- _Dataset entries_:

*-*-*

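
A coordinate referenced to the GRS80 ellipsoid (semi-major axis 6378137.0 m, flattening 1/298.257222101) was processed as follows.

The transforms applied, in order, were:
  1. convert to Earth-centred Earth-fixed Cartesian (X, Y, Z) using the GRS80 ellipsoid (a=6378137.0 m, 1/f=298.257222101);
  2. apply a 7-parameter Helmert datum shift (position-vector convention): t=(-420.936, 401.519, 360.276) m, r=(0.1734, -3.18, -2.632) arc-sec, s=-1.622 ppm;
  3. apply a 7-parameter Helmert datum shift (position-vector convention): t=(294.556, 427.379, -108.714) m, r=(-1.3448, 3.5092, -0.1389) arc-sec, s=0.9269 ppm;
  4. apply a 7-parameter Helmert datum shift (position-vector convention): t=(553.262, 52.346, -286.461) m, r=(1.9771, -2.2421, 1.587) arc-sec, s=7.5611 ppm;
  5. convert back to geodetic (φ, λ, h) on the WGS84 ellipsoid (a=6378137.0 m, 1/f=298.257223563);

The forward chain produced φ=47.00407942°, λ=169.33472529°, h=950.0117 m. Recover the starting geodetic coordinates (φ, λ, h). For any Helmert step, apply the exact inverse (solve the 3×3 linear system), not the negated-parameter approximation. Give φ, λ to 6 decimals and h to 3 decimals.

φ=47.003088°, λ=169.347139°, h=1106.912 m

start: φ=47.004079°, λ=169.334725°, h=950.012 m
→ ECEF (a=6378137.000, f=1/298.257223563): X=-4282719.9837, Y=806540.3468, Z=4642768.9129
→ Helmert⁻¹: X=-4283184.1840, Y=806559.3626, Z=4643059.0947
→ Helmert⁻¹: X=-4283554.3058, Y=806098.0799, Z=4643095.8841
→ Helmert⁻¹: X=-4283079.0188, Y=805647.1174, Z=4642808.4939
→ geod (Bowring, a=6378137.000): φ=47.00308800°, λ=169.34713900°, h=1106.9120 m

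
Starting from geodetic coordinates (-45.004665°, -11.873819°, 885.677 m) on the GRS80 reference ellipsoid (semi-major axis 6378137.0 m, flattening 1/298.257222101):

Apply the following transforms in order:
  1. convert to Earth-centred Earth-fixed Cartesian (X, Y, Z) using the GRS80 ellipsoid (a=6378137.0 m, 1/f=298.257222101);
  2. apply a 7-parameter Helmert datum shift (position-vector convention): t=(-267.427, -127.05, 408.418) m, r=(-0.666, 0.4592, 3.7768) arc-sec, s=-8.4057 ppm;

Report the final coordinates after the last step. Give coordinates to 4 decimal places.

X=4420884.9701 m, Y=-929632.3178 m, Z=-4487901.9939 m

start: φ=-45.004665°, λ=-11.873819°, h=885.677 m
→ ECEF (a=6378137.000, f=1/298.257222101): X=4421182.5315, Y=-929579.5426, Z=-4488341.2984
→ Helmert 7p (PV): X=4420884.9701, Y=-929632.3178, Z=-4487901.9939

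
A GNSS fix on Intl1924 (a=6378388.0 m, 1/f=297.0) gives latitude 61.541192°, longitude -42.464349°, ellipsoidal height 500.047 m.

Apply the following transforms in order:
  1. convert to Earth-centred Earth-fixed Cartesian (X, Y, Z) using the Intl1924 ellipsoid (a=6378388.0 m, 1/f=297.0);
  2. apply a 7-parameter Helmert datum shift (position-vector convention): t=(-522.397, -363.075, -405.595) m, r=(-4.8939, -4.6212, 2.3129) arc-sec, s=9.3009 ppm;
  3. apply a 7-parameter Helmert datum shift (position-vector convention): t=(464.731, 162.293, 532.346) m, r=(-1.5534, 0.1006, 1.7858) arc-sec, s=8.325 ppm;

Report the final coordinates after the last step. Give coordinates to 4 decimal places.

X=2248136.2158 m, Y=-2057574.2741 m, Z=5585230.9458 m

start: φ=61.541192°, λ=-42.464349°, h=500.047 m
→ ECEF (a=6378388.000, f=1/297.0): X=2248235.7740, Y=-2057556.4628, Z=5584892.1679
→ Helmert 7p (PV): X=2247632.2334, Y=-2057780.9546, Z=5584637.7065
→ Helmert 7p (PV): X=2248136.2158, Y=-2057574.2741, Z=5585230.9458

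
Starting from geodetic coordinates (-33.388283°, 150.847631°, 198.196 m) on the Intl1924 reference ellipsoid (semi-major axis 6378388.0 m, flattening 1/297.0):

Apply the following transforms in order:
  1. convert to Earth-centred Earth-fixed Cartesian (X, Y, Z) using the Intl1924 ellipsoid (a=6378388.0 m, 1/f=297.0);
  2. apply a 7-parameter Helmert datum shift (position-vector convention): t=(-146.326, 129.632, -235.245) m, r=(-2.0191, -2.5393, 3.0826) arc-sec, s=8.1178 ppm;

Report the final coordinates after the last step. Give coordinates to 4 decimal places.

start: φ=-33.388283°, λ=150.847631°, h=198.196 m
→ ECEF (a=6378388.000, f=1/297.0): X=-4655967.0858, Y=2597054.8499, Z=-3490157.1065
→ Helmert 7p (PV): X=-4656147.0538, Y=2597101.8159, Z=-3490503.4258

X=-4656147.0538 m, Y=2597101.8159 m, Z=-3490503.4258 m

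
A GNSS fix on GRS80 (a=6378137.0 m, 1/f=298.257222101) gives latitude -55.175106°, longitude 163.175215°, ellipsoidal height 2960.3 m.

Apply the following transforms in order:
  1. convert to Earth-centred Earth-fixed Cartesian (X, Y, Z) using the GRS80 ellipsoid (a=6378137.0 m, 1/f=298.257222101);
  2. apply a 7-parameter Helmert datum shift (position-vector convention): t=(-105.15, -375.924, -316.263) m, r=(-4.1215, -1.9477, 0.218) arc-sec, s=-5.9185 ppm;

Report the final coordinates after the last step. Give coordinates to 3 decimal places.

X=-3495996.115 m, Y=1056652.758 m, Z=-5215309.878 m

start: φ=-55.175106°, λ=163.175215°, h=2960.300 m
→ ECEF (a=6378137.000, f=1/298.257222101): X=-3495959.7813, Y=1057142.8359, Z=-5214970.3454
→ Helmert 7p (PV): X=-3495996.1146, Y=1056652.7575, Z=-5215309.8781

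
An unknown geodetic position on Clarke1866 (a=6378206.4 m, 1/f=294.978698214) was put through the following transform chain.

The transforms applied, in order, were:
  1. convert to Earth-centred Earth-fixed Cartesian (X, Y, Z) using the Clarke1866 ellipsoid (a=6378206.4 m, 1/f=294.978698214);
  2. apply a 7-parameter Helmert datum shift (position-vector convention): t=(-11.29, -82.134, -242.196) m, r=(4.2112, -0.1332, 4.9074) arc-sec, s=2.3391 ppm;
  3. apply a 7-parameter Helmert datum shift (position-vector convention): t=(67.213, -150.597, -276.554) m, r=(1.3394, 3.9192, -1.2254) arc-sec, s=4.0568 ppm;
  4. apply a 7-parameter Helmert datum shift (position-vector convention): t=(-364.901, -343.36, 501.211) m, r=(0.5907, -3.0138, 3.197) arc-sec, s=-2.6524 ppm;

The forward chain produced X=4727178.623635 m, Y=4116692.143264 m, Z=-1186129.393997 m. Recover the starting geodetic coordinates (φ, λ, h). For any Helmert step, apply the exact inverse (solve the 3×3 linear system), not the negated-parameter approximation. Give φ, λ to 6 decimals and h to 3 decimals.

start: X=4727178.6236, Y=4116692.1433, Z=-1186129.3940 m
→ Helmert⁻¹: X=4727602.5355, Y=4116969.7494, Z=-1186714.6191
→ Helmert⁻¹: X=4727514.2265, Y=4117124.0260, Z=-1186370.1602
→ Helmert⁻¹: X=4727611.6443, Y=4117059.8331, Z=-1186212.2986
→ geod (Bowring, a=6378206.400): φ=-10.78602000°, λ=41.05111000°, h=2794.9320 m

φ=-10.786020°, λ=41.051110°, h=2794.932 m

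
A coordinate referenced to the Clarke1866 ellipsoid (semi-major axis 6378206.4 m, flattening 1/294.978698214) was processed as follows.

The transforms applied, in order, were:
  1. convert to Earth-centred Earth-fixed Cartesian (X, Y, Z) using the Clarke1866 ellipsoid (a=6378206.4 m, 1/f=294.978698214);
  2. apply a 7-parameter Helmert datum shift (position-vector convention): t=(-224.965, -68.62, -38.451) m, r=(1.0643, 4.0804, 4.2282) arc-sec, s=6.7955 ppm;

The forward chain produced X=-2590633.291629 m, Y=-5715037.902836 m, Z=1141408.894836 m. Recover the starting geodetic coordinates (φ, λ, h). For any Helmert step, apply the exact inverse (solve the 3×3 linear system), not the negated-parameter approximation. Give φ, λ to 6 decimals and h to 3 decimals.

start: X=-2590633.2916, Y=-5715037.9028, Z=1141408.8948 m
→ Helmert⁻¹: X=-2590530.4521, Y=-5714871.4545, Z=1141417.8304
→ geod (Bowring, a=6378206.400): φ=10.37872400°, λ=-114.38461400°, h=62.7130 m

φ=10.378724°, λ=-114.384614°, h=62.713 m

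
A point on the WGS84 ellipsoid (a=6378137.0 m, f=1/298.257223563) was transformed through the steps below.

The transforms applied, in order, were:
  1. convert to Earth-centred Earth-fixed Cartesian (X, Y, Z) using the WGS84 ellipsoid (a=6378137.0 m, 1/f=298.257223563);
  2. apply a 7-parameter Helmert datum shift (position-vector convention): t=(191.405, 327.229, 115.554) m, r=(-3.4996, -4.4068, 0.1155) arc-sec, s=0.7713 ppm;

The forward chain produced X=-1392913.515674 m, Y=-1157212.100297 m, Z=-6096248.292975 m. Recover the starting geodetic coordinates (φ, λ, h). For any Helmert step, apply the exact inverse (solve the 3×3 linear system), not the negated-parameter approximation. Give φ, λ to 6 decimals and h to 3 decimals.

start: X=-1392913.5157, Y=-1157212.1003, Z=-6096248.2930 m
→ Helmert⁻¹: X=-1393234.7414, Y=-1157434.2224, Z=-6096349.0164
→ geod (Bowring, a=6378137.000): φ=-73.55754300°, λ=-140.28178400°, h=1256.0240 m

φ=-73.557543°, λ=-140.281784°, h=1256.024 m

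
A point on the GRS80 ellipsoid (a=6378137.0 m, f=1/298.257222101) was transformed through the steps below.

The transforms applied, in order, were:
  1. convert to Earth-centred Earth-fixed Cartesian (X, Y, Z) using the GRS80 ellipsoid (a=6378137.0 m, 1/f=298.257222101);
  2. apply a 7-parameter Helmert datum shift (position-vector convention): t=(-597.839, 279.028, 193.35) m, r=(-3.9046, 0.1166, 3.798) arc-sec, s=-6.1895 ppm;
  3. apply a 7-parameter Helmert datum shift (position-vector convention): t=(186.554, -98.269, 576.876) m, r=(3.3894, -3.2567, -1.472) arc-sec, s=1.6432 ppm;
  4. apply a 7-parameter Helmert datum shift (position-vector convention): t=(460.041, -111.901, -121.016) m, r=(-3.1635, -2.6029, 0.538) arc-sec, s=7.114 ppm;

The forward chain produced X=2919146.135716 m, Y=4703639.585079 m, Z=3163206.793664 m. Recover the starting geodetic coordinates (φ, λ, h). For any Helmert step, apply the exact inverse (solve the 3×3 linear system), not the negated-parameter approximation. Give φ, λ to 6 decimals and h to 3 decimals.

start: X=2919146.1357, Y=4703639.5851, Z=3163206.7937 m
→ Helmert⁻¹: X=2918717.5188, Y=4703661.8945, Z=3163340.6144
→ Helmert⁻¹: X=2918542.5350, Y=4703825.2317, Z=3162635.1662
→ Helmert⁻¹: X=2919243.2603, Y=4703461.6966, Z=3162552.0772
→ geod (Bowring, a=6378137.000): φ=29.90513100°, λ=58.17384400°, h=2587.7190 m

φ=29.905131°, λ=58.173844°, h=2587.719 m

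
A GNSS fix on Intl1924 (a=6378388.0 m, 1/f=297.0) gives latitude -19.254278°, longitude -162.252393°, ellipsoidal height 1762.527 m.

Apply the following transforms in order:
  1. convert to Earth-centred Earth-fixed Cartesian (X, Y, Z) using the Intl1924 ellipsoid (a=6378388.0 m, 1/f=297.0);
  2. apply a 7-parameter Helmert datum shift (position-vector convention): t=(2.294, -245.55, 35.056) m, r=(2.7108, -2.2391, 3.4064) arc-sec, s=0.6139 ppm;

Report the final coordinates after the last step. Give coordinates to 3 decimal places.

start: φ=-19.254278°, λ=-162.252393°, h=1762.527 m
→ ECEF (a=6378388.000, f=1/297.0): X=-5738713.9992, Y=-1836712.5968, Z=-2090549.6522
→ Helmert 7p (PV): X=-5738662.2015, Y=-1837026.5728, Z=-2090602.3147

X=-5738662.202 m, Y=-1837026.573 m, Z=-2090602.315 m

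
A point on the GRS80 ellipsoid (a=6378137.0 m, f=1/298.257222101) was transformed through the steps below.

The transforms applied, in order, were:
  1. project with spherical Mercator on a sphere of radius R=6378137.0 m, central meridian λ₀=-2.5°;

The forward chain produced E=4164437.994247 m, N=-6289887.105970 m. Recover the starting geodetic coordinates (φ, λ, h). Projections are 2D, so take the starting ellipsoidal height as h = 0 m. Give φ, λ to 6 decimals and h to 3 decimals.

start: E=4164437.9942, N=-6289887.1060 m
→ merc⁻¹: φ=-49.08847500°, λ=34.90978300°

φ=-49.088475°, λ=34.909783°, h=0.000 m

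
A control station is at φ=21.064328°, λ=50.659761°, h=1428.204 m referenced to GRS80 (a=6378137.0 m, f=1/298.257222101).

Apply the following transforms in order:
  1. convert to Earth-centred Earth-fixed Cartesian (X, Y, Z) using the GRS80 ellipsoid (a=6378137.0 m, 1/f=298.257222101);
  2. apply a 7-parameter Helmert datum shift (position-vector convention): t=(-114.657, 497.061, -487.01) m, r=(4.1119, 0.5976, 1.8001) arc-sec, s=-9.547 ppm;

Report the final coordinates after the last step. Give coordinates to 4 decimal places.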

*-*-*

- _ACTIVITY_: Transcribe the records above exactly, beginning at the line that contains "The forward chain produced X=-2590633.291629" and ending with the line that contains "arc-sec, s=0.7713 ppm;", both included, and nothing else.

- _SOLUTION TO THIS TASK_:
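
The forward chain produced X=-2590633.291629 m, Y=-5715037.902836 m, Z=1141408.894836 m. Recover the starting geodetic coordinates (φ, λ, h). For any Helmert step, apply the exact inverse (solve the 3×3 linear system), not the negated-parameter approximation. Give φ, λ to 6 decimals and h to 3 decimals.

start: X=-2590633.2916, Y=-5715037.9028, Z=1141408.8948 m
→ Helmert⁻¹: X=-2590530.4521, Y=-5714871.4545, Z=1141417.8304
→ geod (Bowring, a=6378206.400): φ=10.37872400°, λ=-114.38461400°, h=62.7130 m

φ=10.378724°, λ=-114.384614°, h=62.713 m

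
A point on the WGS84 ellipsoid (a=6378137.0 m, f=1/298.257223563) was transformed through the steps below.

The transforms applied, in order, were:
  1. convert to Earth-centred Earth-fixed Cartesian (X, Y, Z) using the WGS84 ellipsoid (a=6378137.0 m, 1/f=298.257223563);
  2. apply a 7-parameter Helmert datum shift (position-vector convention): t=(191.405, 327.229, 115.554) m, r=(-3.4996, -4.4068, 0.1155) arc-sec, s=0.7713 ppm;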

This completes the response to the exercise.